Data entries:
============

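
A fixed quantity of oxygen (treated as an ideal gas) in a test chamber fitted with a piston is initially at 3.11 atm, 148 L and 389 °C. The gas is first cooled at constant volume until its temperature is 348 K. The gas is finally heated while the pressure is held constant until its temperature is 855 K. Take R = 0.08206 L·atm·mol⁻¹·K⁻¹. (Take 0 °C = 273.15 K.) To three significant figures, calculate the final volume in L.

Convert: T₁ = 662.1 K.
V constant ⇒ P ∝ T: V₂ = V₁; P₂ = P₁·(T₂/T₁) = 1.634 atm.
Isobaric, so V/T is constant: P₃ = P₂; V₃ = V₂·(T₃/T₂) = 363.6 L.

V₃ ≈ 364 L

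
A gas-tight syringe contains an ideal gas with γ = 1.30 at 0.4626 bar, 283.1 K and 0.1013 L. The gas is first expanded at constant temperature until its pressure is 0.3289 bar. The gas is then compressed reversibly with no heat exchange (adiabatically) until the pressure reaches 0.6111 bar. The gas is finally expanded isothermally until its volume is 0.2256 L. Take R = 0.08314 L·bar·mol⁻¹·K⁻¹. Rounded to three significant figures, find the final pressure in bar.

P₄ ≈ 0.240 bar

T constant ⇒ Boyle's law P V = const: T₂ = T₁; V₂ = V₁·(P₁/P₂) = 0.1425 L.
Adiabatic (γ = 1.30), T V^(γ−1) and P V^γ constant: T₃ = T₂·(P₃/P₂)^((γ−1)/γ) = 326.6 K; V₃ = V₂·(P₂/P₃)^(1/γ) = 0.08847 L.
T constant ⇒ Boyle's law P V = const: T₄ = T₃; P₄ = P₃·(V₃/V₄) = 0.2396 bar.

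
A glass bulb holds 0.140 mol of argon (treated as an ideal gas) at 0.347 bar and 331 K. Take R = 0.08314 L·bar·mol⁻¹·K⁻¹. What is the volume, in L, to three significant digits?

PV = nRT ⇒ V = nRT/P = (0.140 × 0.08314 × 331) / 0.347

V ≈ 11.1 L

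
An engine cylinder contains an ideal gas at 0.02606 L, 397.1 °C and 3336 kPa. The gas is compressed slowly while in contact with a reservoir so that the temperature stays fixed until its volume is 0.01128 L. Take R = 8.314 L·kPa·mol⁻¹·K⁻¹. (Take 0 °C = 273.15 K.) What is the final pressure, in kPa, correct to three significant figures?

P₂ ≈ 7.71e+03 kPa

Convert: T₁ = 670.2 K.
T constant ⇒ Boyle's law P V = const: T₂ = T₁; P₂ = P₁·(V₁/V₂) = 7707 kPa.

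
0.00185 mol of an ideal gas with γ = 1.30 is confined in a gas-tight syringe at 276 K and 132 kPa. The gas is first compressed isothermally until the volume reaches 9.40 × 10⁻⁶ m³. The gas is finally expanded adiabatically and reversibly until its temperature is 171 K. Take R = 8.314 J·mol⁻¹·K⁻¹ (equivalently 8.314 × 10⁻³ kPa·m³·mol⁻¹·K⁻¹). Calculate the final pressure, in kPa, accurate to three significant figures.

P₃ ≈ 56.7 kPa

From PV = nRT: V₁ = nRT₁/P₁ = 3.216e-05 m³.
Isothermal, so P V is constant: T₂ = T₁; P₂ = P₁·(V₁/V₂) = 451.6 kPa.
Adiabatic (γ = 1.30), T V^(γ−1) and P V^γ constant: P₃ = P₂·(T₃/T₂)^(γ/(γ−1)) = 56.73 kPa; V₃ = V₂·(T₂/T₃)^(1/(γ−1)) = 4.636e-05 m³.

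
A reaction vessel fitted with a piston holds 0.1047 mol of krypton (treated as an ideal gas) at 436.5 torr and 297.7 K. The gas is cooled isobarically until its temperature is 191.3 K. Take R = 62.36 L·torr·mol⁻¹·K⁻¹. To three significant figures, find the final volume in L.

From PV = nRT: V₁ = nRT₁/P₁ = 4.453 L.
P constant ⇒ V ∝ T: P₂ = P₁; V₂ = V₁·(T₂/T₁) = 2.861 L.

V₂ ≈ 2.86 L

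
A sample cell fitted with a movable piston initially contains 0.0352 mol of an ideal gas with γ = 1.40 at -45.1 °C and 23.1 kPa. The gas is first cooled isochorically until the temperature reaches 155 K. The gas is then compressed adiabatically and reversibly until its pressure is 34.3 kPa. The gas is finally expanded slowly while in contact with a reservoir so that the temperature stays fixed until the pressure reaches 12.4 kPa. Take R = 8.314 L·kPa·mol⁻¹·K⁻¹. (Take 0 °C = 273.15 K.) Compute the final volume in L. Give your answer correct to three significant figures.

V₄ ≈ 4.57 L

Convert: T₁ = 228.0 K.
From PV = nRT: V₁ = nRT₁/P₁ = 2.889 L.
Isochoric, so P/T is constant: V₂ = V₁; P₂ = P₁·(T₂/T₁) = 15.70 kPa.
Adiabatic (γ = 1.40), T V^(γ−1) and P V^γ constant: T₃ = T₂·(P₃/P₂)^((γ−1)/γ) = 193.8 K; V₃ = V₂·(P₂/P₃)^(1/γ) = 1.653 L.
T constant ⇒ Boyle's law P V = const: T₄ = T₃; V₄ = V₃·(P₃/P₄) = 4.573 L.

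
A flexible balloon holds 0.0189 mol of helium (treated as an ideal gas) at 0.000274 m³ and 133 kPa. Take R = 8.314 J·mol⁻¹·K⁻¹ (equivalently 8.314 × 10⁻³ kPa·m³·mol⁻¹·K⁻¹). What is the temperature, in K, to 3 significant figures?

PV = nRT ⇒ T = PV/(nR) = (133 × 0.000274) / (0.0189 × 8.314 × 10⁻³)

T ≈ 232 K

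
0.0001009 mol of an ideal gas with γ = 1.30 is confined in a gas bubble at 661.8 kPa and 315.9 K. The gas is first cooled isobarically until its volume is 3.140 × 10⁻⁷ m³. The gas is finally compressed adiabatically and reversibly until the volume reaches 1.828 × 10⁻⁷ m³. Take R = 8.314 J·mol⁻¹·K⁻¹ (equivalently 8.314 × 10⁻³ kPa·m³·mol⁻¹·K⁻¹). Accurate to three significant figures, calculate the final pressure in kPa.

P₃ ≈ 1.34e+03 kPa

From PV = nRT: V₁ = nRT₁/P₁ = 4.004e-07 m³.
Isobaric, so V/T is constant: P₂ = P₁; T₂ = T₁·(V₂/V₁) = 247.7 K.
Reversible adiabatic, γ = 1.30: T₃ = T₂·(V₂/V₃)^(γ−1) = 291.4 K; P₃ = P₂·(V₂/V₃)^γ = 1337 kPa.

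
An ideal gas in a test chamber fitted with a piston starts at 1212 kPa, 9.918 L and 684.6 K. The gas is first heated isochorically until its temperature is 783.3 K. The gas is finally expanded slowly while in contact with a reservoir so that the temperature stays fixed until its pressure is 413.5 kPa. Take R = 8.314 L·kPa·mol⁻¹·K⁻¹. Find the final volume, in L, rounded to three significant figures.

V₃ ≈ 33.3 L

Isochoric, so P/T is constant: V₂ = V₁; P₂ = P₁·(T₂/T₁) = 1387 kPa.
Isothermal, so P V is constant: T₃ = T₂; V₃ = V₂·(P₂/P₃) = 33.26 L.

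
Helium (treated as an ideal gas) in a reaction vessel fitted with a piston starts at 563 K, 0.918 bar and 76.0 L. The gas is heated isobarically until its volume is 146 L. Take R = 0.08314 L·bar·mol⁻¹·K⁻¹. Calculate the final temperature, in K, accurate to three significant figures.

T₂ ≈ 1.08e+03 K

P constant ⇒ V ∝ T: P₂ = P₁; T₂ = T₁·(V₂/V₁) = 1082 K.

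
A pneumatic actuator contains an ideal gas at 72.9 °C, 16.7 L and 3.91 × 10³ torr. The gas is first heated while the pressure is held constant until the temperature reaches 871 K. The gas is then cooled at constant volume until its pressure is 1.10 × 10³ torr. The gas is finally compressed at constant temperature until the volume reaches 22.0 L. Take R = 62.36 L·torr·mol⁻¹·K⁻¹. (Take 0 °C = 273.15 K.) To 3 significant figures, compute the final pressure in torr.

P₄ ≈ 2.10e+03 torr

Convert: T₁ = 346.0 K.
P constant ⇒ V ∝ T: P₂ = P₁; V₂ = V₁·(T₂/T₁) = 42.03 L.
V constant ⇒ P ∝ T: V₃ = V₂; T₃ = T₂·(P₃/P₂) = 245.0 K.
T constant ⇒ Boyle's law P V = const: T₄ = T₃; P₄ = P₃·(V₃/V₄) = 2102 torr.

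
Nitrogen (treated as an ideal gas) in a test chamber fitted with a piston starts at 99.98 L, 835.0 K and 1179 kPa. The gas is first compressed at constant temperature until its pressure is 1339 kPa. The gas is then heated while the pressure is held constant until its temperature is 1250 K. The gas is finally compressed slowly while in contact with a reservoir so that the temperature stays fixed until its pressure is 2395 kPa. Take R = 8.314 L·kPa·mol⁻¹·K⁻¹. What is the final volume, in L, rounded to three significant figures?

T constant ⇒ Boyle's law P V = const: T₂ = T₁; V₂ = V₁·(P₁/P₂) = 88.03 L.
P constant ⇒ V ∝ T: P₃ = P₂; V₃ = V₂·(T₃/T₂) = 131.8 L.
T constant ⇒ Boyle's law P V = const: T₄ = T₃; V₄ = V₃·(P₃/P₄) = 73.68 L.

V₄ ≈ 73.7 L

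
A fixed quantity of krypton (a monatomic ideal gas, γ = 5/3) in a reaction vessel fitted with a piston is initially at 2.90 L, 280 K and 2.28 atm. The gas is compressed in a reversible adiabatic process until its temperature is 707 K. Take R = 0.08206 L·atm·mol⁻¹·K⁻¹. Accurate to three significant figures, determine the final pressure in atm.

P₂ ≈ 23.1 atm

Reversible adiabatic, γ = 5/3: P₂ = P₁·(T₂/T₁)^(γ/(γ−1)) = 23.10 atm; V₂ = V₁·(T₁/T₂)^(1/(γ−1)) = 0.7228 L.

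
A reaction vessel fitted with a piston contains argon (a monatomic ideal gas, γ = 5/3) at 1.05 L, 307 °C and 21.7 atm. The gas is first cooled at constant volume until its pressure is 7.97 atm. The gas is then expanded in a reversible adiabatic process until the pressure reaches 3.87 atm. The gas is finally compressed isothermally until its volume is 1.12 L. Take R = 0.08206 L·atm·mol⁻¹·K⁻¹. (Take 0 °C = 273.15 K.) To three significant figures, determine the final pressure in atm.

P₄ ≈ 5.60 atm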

============

Work instruction >>
Every line from the one containing "Nitrogen (treated as" to the close of the records must be reproduced exactly. Include both ends and nothing more.

Result below >>
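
Nitrogen (treated as an ideal gas) in a test chamber fitted with a piston starts at 99.98 L, 835.0 K and 1179 kPa. The gas is first compressed at constant temperature until its pressure is 1339 kPa. The gas is then heated while the pressure is held constant until its temperature is 1250 K. The gas is finally compressed slowly while in contact with a reservoir so that the temperature stays fixed until its pressure is 2395 kPa. Take R = 8.314 L·kPa·mol⁻¹·K⁻¹. What is the final volume, in L, rounded to three significant figures?

T constant ⇒ Boyle's law P V = const: T₂ = T₁; V₂ = V₁·(P₁/P₂) = 88.03 L.
P constant ⇒ V ∝ T: P₃ = P₂; V₃ = V₂·(T₃/T₂) = 131.8 L.
T constant ⇒ Boyle's law P V = const: T₄ = T₃; V₄ = V₃·(P₃/P₄) = 73.68 L.

V₄ ≈ 73.7 L

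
A fixed quantity of krypton (a monatomic ideal gas, γ = 5/3) in a reaction vessel fitted with a piston is initially at 2.90 L, 280 K and 2.28 atm. The gas is compressed in a reversible adiabatic process until its temperature is 707 K. Take R = 0.08206 L·atm·mol⁻¹·K⁻¹. Accurate to three significant figures, determine the final pressure in atm.

P₂ ≈ 23.1 atm

Reversible adiabatic, γ = 5/3: P₂ = P₁·(T₂/T₁)^(γ/(γ−1)) = 23.10 atm; V₂ = V₁·(T₁/T₂)^(1/(γ−1)) = 0.7228 L.

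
A reaction vessel fitted with a piston contains argon (a monatomic ideal gas, γ = 5/3) at 1.05 L, 307 °C and 21.7 atm. The gas is first cooled at constant volume until its pressure is 7.97 atm. The gas is then expanded in a reversible adiabatic process until the pressure reaches 3.87 atm. The gas is finally compressed isothermally until its volume is 1.12 L. Take R = 0.08206 L·atm·mol⁻¹·K⁻¹. (Take 0 °C = 273.15 K.) To three significant figures, determine the final pressure in atm.

P₄ ≈ 5.60 atm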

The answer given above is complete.